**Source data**
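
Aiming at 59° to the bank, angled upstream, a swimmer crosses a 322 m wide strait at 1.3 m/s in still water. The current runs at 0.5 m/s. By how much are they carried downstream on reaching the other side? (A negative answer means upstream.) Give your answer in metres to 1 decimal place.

Perpendicular speed = 1.114 m/s; crossing time = 322 / 1.114 = 288.966 s.
Net downstream speed = -0.170 m/s.
Drift = -0.170 × 288.966 = -48.994 m (upstream).

-49.0 m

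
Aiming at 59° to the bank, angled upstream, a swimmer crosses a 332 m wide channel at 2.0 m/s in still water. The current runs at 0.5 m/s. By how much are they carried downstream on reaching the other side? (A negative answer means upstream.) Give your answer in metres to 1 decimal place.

Perpendicular speed = 1.714 m/s; crossing time = 332 / 1.714 = 193.661 s.
Net downstream speed = -0.530 m/s.
Drift = -0.530 × 193.661 = -102.655 m (upstream).

-102.7 m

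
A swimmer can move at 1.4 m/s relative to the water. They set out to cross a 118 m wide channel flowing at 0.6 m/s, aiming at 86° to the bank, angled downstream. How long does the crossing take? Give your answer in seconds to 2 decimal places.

The component of the swimmer's velocity perpendicular to the bank is 1.4 × sin 86° = 1.397 m/s.
The current is parallel to the bank, so it does not affect the crossing time.
Time = 118 / 1.397 = 84.492 s.

84.49 s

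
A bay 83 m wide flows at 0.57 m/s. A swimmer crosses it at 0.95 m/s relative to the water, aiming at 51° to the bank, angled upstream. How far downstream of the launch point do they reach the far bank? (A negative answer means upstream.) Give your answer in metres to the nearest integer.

-3 m

Perpendicular speed = 0.738 m/s; crossing time = 83 / 0.738 = 112.422 s.
Net downstream speed = -0.028 m/s.
Drift = -0.028 × 112.422 = -3.131 m (upstream).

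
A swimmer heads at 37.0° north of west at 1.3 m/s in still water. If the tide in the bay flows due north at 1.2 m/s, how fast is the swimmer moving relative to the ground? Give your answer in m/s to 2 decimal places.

2.24 m/s

Taking east as x and north as y: velocity relative to the water = (-1.038, 0.782) m/s; the water relative to ground = (0.000, 1.200) m/s.
Velocity relative to ground = (-1.038, 0.782) + (0.000, 1.200) = (-1.038, 1.982) m/s.
Speed = |(-1.038, 1.982)| = 2.238 m/s.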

**What you should do**
Write out an exact copy of every record shown above.

**Response to this task**
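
Aiming at 59° to the bank, angled upstream, a swimmer crosses a 322 m wide strait at 1.3 m/s in still water. The current runs at 0.5 m/s. By how much are they carried downstream on reaching the other side? (A negative answer means upstream.) Give your answer in metres to 1 decimal place.

Perpendicular speed = 1.114 m/s; crossing time = 322 / 1.114 = 288.966 s.
Net downstream speed = -0.170 m/s.
Drift = -0.170 × 288.966 = -48.994 m (upstream).

-49.0 m

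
Aiming at 59° to the bank, angled upstream, a swimmer crosses a 332 m wide channel at 2.0 m/s in still water. The current runs at 0.5 m/s. By how much are they carried downstream on reaching the other side? (A negative answer means upstream.) Give your answer in metres to 1 decimal place.

Perpendicular speed = 1.714 m/s; crossing time = 332 / 1.714 = 193.661 s.
Net downstream speed = -0.530 m/s.
Drift = -0.530 × 193.661 = -102.655 m (upstream).

-102.7 m

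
A swimmer can move at 1.4 m/s relative to the water. They set out to cross a 118 m wide channel flowing at 0.6 m/s, aiming at 86° to the bank, angled downstream. How long does the crossing take? Give your answer in seconds to 2 decimal places.

The component of the swimmer's velocity perpendicular to the bank is 1.4 × sin 86° = 1.397 m/s.
The current is parallel to the bank, so it does not affect the crossing time.
Time = 118 / 1.397 = 84.492 s.

84.49 s

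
A bay 83 m wide flows at 0.57 m/s. A swimmer crosses it at 0.95 m/s relative to the water, aiming at 51° to the bank, angled upstream. How far downstream of the launch point do they reach the far bank? (A negative answer means upstream.) Give your answer in metres to the nearest integer.

-3 m

Perpendicular speed = 0.738 m/s; crossing time = 83 / 0.738 = 112.422 s.
Net downstream speed = -0.028 m/s.
Drift = -0.028 × 112.422 = -3.131 m (upstream).

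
A swimmer heads at 37.0° north of west at 1.3 m/s in still water. If the tide in the bay flows due north at 1.2 m/s, how fast is the swimmer moving relative to the ground? Give your answer in m/s to 2 decimal places.

2.24 m/s

Taking east as x and north as y: velocity relative to the water = (-1.038, 0.782) m/s; the water relative to ground = (0.000, 1.200) m/s.
Velocity relative to ground = (-1.038, 0.782) + (0.000, 1.200) = (-1.038, 1.982) m/s.
Speed = |(-1.038, 1.982)| = 2.238 m/s.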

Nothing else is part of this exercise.